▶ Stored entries

******************************

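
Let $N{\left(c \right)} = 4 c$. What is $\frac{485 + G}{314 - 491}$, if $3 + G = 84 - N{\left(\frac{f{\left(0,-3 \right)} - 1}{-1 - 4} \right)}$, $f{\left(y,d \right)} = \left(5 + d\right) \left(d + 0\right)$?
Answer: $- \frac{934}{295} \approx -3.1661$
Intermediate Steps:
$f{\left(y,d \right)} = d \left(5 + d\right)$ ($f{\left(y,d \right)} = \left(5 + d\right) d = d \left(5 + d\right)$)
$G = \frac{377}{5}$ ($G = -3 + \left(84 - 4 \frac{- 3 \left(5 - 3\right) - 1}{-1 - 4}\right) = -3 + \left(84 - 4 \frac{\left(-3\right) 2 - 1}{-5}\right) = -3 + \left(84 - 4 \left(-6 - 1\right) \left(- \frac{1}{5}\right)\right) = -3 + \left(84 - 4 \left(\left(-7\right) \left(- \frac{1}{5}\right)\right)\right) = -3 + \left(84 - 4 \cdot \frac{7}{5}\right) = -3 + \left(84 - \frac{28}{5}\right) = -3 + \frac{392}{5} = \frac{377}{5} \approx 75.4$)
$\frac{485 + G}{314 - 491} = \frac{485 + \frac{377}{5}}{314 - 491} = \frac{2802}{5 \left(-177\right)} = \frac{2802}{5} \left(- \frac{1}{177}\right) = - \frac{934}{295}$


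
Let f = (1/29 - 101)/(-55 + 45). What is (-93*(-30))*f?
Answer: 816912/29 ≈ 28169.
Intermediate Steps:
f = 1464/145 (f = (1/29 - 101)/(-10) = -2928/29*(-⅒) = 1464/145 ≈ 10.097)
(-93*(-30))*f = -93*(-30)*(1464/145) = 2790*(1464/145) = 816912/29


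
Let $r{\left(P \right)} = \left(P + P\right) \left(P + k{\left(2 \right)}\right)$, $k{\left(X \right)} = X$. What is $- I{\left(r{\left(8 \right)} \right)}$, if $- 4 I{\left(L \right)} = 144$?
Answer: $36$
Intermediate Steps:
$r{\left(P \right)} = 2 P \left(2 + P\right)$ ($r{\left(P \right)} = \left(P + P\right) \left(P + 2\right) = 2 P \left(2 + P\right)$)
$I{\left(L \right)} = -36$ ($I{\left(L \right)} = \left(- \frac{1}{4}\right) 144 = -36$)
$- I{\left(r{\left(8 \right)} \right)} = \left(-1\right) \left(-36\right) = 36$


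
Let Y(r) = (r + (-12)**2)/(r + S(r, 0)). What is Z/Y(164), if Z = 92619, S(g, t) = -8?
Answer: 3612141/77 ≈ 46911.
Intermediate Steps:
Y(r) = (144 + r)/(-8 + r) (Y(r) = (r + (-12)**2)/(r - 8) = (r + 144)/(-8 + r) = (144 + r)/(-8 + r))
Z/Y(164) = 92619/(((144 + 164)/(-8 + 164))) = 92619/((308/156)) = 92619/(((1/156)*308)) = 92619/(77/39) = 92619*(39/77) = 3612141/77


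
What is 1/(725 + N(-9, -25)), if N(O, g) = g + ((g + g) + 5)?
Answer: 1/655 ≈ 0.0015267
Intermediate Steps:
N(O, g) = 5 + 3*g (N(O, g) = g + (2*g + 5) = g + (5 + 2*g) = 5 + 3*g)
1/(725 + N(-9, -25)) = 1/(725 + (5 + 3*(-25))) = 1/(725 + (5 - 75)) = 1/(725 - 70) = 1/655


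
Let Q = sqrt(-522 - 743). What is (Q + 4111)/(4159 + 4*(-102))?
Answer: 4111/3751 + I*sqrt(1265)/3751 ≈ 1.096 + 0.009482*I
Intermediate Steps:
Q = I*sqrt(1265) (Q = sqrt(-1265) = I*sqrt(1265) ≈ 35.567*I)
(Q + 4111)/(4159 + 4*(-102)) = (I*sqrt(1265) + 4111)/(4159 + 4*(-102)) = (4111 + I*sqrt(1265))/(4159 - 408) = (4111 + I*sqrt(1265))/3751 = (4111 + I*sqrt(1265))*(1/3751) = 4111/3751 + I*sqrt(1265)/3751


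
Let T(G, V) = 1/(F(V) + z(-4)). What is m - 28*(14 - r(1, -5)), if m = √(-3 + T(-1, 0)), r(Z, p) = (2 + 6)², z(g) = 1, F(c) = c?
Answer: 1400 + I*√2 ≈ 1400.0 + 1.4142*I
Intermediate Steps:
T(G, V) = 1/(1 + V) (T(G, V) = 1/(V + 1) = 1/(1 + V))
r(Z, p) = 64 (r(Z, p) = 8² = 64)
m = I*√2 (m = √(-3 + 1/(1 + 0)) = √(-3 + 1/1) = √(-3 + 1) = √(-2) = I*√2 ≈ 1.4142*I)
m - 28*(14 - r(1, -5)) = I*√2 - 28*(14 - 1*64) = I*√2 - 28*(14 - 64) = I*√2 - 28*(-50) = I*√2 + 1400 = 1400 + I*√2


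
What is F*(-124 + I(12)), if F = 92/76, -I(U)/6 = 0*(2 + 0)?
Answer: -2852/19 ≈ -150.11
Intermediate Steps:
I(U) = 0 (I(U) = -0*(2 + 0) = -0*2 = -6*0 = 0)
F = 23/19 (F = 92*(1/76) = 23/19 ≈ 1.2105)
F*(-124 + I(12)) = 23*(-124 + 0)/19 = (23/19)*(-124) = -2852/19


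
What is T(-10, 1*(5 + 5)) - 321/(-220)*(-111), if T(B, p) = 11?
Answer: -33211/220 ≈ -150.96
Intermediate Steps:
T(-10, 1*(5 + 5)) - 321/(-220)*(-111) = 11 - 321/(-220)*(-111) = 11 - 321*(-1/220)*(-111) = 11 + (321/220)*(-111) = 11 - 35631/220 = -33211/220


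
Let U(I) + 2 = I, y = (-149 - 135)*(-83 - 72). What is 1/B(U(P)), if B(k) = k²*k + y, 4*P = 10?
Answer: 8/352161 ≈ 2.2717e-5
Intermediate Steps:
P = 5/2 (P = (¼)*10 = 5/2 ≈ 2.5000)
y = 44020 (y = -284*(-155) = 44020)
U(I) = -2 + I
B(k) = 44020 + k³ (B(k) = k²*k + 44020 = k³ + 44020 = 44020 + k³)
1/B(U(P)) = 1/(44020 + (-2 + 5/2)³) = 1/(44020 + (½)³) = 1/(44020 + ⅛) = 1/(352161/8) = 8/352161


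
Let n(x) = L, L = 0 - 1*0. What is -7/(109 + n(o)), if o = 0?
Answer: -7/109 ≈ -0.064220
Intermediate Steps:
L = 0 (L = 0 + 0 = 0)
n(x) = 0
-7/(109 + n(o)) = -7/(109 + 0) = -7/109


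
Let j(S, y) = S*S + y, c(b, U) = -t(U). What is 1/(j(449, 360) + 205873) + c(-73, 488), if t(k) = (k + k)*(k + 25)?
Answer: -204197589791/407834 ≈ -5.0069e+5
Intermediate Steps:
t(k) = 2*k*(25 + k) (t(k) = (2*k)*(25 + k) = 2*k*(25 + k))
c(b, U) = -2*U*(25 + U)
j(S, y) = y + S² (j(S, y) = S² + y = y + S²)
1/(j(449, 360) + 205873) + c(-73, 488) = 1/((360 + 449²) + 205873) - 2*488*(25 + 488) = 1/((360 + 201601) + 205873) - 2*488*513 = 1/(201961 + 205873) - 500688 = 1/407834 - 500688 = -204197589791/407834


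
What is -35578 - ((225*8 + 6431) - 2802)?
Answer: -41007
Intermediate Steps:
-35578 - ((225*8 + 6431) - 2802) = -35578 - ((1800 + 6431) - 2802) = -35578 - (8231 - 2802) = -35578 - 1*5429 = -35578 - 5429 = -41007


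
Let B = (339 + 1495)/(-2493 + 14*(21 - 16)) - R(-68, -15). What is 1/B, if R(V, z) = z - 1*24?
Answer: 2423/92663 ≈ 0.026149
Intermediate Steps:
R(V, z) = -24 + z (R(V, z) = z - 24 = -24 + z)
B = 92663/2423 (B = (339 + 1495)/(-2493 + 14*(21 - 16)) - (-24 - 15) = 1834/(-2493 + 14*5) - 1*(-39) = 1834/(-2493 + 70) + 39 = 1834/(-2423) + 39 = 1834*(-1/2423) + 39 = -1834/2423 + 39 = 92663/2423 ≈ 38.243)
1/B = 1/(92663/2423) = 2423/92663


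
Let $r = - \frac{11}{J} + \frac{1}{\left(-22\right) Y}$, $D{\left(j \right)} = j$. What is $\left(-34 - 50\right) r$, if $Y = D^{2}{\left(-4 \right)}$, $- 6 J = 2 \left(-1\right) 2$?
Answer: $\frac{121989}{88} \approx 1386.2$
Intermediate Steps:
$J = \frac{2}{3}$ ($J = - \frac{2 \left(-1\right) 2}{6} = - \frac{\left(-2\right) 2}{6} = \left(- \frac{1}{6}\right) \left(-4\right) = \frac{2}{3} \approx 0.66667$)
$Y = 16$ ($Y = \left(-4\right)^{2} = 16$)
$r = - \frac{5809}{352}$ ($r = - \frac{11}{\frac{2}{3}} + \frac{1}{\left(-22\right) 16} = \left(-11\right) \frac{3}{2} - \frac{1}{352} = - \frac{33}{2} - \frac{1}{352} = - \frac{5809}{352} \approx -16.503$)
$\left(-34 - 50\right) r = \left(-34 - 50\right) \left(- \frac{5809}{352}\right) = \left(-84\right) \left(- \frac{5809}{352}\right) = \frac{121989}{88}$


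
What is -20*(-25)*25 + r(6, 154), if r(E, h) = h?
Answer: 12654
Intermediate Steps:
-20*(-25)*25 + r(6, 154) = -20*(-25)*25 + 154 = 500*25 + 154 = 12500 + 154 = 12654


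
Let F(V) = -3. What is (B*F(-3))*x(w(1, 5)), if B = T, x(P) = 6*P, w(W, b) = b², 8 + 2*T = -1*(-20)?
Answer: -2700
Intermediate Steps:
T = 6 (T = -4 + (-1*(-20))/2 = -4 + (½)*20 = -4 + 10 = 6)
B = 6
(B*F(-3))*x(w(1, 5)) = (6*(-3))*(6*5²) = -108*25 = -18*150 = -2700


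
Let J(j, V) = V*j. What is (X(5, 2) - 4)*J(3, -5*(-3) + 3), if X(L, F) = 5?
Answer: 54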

******************************

Each line of the records above, from the first through the one containing "Answer: 1/655 ≈ 0.0015267", is to be retyped exactly; no other line belongs.

▶ WORKED SOLUTION
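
Let $N{\left(c \right)} = 4 c$. What is $\frac{485 + G}{314 - 491}$, if $3 + G = 84 - N{\left(\frac{f{\left(0,-3 \right)} - 1}{-1 - 4} \right)}$, $f{\left(y,d \right)} = \left(5 + d\right) \left(d + 0\right)$?
Answer: $- \frac{934}{295} \approx -3.1661$
Intermediate Steps:
$f{\left(y,d \right)} = d \left(5 + d\right)$ ($f{\left(y,d \right)} = \left(5 + d\right) d = d \left(5 + d\right)$)
$G = \frac{377}{5}$ ($G = -3 + \left(84 - 4 \frac{- 3 \left(5 - 3\right) - 1}{-1 - 4}\right) = -3 + \left(84 - 4 \frac{\left(-3\right) 2 - 1}{-5}\right) = -3 + \left(84 - 4 \left(-6 - 1\right) \left(- \frac{1}{5}\right)\right) = -3 + \left(84 - 4 \left(\left(-7\right) \left(- \frac{1}{5}\right)\right)\right) = -3 + \left(84 - 4 \cdot \frac{7}{5}\right) = -3 + \left(84 - \frac{28}{5}\right) = -3 + \frac{392}{5} = \frac{377}{5} \approx 75.4$)
$\frac{485 + G}{314 - 491} = \frac{485 + \frac{377}{5}}{314 - 491} = \frac{2802}{5 \left(-177\right)} = \frac{2802}{5} \left(- \frac{1}{177}\right) = - \frac{934}{295}$


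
Let f = (1/29 - 101)/(-55 + 45). What is (-93*(-30))*f?
Answer: 816912/29 ≈ 28169.
Intermediate Steps:
f = 1464/145 (f = (1/29 - 101)/(-10) = -2928/29*(-⅒) = 1464/145 ≈ 10.097)
(-93*(-30))*f = -93*(-30)*(1464/145) = 2790*(1464/145) = 816912/29


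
Let $r{\left(P \right)} = \left(P + P\right) \left(P + k{\left(2 \right)}\right)$, $k{\left(X \right)} = X$. What is $- I{\left(r{\left(8 \right)} \right)}$, if $- 4 I{\left(L \right)} = 144$?
Answer: $36$
Intermediate Steps:
$r{\left(P \right)} = 2 P \left(2 + P\right)$ ($r{\left(P \right)} = \left(P + P\right) \left(P + 2\right) = 2 P \left(2 + P\right)$)
$I{\left(L \right)} = -36$ ($I{\left(L \right)} = \left(- \frac{1}{4}\right) 144 = -36$)
$- I{\left(r{\left(8 \right)} \right)} = \left(-1\right) \left(-36\right) = 36$


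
Let Y(r) = (r + (-12)**2)/(r + S(r, 0)). What is Z/Y(164), if Z = 92619, S(g, t) = -8?
Answer: 3612141/77 ≈ 46911.
Intermediate Steps:
Y(r) = (144 + r)/(-8 + r) (Y(r) = (r + (-12)**2)/(r - 8) = (r + 144)/(-8 + r) = (144 + r)/(-8 + r))
Z/Y(164) = 92619/(((144 + 164)/(-8 + 164))) = 92619/((308/156)) = 92619/(((1/156)*308)) = 92619/(77/39) = 92619*(39/77) = 3612141/77


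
What is 1/(725 + N(-9, -25)), if N(O, g) = g + ((g + g) + 5)?
Answer: 1/655 ≈ 0.0015267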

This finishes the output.